BEGIN
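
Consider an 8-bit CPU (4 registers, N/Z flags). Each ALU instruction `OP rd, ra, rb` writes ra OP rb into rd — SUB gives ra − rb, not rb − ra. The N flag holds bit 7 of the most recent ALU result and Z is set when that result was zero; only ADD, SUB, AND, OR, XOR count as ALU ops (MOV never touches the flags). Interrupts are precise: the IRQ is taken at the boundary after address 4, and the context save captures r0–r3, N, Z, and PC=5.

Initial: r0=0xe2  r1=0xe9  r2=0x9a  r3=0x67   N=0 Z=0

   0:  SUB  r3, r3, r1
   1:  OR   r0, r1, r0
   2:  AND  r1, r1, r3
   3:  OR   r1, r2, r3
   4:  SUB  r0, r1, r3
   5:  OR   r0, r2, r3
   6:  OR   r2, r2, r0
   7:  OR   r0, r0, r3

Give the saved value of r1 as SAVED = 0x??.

after  0: r0=0xe2 r1=0xe9 r2=0x9a r3=0x7e  N=0 Z=0
after  1: r0=0xeb r1=0xe9 r2=0x9a r3=0x7e  N=1 Z=0
after  2: r0=0xeb r1=0x68 r2=0x9a r3=0x7e  N=0 Z=0
after  3: r0=0xeb r1=0xfe r2=0x9a r3=0x7e  N=1 Z=0
after  4: r0=0x80 r1=0xfe r2=0x9a r3=0x7e  N=1 Z=0
-- IRQ taken; context saved, return-PC = 5 --

SAVED = 0xfe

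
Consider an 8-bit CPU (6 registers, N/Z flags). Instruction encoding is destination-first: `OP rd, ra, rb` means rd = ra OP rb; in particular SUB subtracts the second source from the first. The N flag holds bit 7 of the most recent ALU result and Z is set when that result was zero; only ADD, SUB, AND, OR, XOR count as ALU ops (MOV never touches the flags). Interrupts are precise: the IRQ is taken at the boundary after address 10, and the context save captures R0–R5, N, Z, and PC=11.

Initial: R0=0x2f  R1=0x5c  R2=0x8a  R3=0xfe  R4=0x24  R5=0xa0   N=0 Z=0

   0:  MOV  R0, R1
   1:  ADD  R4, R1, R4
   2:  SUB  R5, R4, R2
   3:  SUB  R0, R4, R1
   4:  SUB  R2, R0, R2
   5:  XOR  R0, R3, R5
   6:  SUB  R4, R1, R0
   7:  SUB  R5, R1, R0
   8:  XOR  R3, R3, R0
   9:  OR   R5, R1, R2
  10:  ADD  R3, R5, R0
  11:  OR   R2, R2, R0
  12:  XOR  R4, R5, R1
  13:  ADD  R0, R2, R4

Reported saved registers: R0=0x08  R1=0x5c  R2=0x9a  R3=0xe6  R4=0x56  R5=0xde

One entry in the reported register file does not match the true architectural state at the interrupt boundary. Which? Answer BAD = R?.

BAD = R4

after  0: R0=0x5c R1=0x5c R2=0x8a R3=0xfe R4=0x24 R5=0xa0  N=0 Z=0
after  1: R0=0x5c R1=0x5c R2=0x8a R3=0xfe R4=0x80 R5=0xa0  N=1 Z=0
after  2: R0=0x5c R1=0x5c R2=0x8a R3=0xfe R4=0x80 R5=0xf6  N=1 Z=0
after  3: R0=0x24 R1=0x5c R2=0x8a R3=0xfe R4=0x80 R5=0xf6  N=0 Z=0
after  4: R0=0x24 R1=0x5c R2=0x9a R3=0xfe R4=0x80 R5=0xf6  N=1 Z=0
after  5: R0=0x08 R1=0x5c R2=0x9a R3=0xfe R4=0x80 R5=0xf6  N=0 Z=0
after  6: R0=0x08 R1=0x5c R2=0x9a R3=0xfe R4=0x54 R5=0xf6  N=0 Z=0
after  7: R0=0x08 R1=0x5c R2=0x9a R3=0xfe R4=0x54 R5=0x54  N=0 Z=0
after  8: R0=0x08 R1=0x5c R2=0x9a R3=0xf6 R4=0x54 R5=0x54  N=1 Z=0
after  9: R0=0x08 R1=0x5c R2=0x9a R3=0xf6 R4=0x54 R5=0xde  N=1 Z=0
after 10: R0=0x08 R1=0x5c R2=0x9a R3=0xe6 R4=0x54 R5=0xde  N=1 Z=0
-- IRQ taken; context saved, return-PC = 11 --
mismatch: R4: reported 0x56 vs actual 0x54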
END
-- EXERCISE DESCRIPTION --
Give the data again in full, keeping every line as it was.

-- RESPONSE BELOW --
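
Consider an 8-bit CPU (4 registers, N/Z flags). Each ALU instruction `OP rd, ra, rb` writes ra OP rb into rd — SUB gives ra − rb, not rb − ra. The N flag holds bit 7 of the most recent ALU result and Z is set when that result was zero; only ADD, SUB, AND, OR, XOR count as ALU ops (MOV never touches the flags). Interrupts are precise: the IRQ is taken at the boundary after address 4, and the context save captures r0–r3, N, Z, and PC=5.

Initial: r0=0xe2  r1=0xe9  r2=0x9a  r3=0x67   N=0 Z=0

   0:  SUB  r3, r3, r1
   1:  OR   r0, r1, r0
   2:  AND  r1, r1, r3
   3:  OR   r1, r2, r3
   4:  SUB  r0, r1, r3
   5:  OR   r0, r2, r3
   6:  OR   r2, r2, r0
   7:  OR   r0, r0, r3

Give the saved value of r1 as SAVED = 0x??.

after  0: r0=0xe2 r1=0xe9 r2=0x9a r3=0x7e  N=0 Z=0
after  1: r0=0xeb r1=0xe9 r2=0x9a r3=0x7e  N=1 Z=0
after  2: r0=0xeb r1=0x68 r2=0x9a r3=0x7e  N=0 Z=0
after  3: r0=0xeb r1=0xfe r2=0x9a r3=0x7e  N=1 Z=0
after  4: r0=0x80 r1=0xfe r2=0x9a r3=0x7e  N=1 Z=0
-- IRQ taken; context saved, return-PC = 5 --

SAVED = 0xfe

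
Consider an 8-bit CPU (6 registers, N/Z flags). Instruction encoding is destination-first: `OP rd, ra, rb` means rd = ra OP rb; in particular SUB subtracts the second source from the first. The N flag holds bit 7 of the most recent ALU result and Z is set when that result was zero; only ADD, SUB, AND, OR, XOR count as ALU ops (MOV never touches the flags). Interrupts are precise: the IRQ is taken at the boundary after address 10, and the context save captures R0–R5, N, Z, and PC=11.

Initial: R0=0x2f  R1=0x5c  R2=0x8a  R3=0xfe  R4=0x24  R5=0xa0   N=0 Z=0

   0:  MOV  R0, R1
   1:  ADD  R4, R1, R4
   2:  SUB  R5, R4, R2
   3:  SUB  R0, R4, R1
   4:  SUB  R2, R0, R2
   5:  XOR  R0, R3, R5
   6:  SUB  R4, R1, R0
   7:  SUB  R5, R1, R0
   8:  XOR  R3, R3, R0
   9:  OR   R5, R1, R2
  10:  ADD  R3, R5, R0
  11:  OR   R2, R2, R0
  12:  XOR  R4, R5, R1
  13:  ADD  R0, R2, R4

Reported saved registers: R0=0x08  R1=0x5c  R2=0x9a  R3=0xe6  R4=0x56  R5=0xde

One entry in the reported register file does not match the true architectural state at the interrupt boundary. Which? Answer BAD = R?.

BAD = R4

after  0: R0=0x5c R1=0x5c R2=0x8a R3=0xfe R4=0x24 R5=0xa0  N=0 Z=0
after  1: R0=0x5c R1=0x5c R2=0x8a R3=0xfe R4=0x80 R5=0xa0  N=1 Z=0
after  2: R0=0x5c R1=0x5c R2=0x8a R3=0xfe R4=0x80 R5=0xf6  N=1 Z=0
after  3: R0=0x24 R1=0x5c R2=0x8a R3=0xfe R4=0x80 R5=0xf6  N=0 Z=0
after  4: R0=0x24 R1=0x5c R2=0x9a R3=0xfe R4=0x80 R5=0xf6  N=1 Z=0
after  5: R0=0x08 R1=0x5c R2=0x9a R3=0xfe R4=0x80 R5=0xf6  N=0 Z=0
after  6: R0=0x08 R1=0x5c R2=0x9a R3=0xfe R4=0x54 R5=0xf6  N=0 Z=0
after  7: R0=0x08 R1=0x5c R2=0x9a R3=0xfe R4=0x54 R5=0x54  N=0 Z=0
after  8: R0=0x08 R1=0x5c R2=0x9a R3=0xf6 R4=0x54 R5=0x54  N=1 Z=0
after  9: R0=0x08 R1=0x5c R2=0x9a R3=0xf6 R4=0x54 R5=0xde  N=1 Z=0
after 10: R0=0x08 R1=0x5c R2=0x9a R3=0xe6 R4=0x54 R5=0xde  N=1 Z=0
-- IRQ taken; context saved, return-PC = 11 --
mismatch: R4: reported 0x56 vs actual 0x54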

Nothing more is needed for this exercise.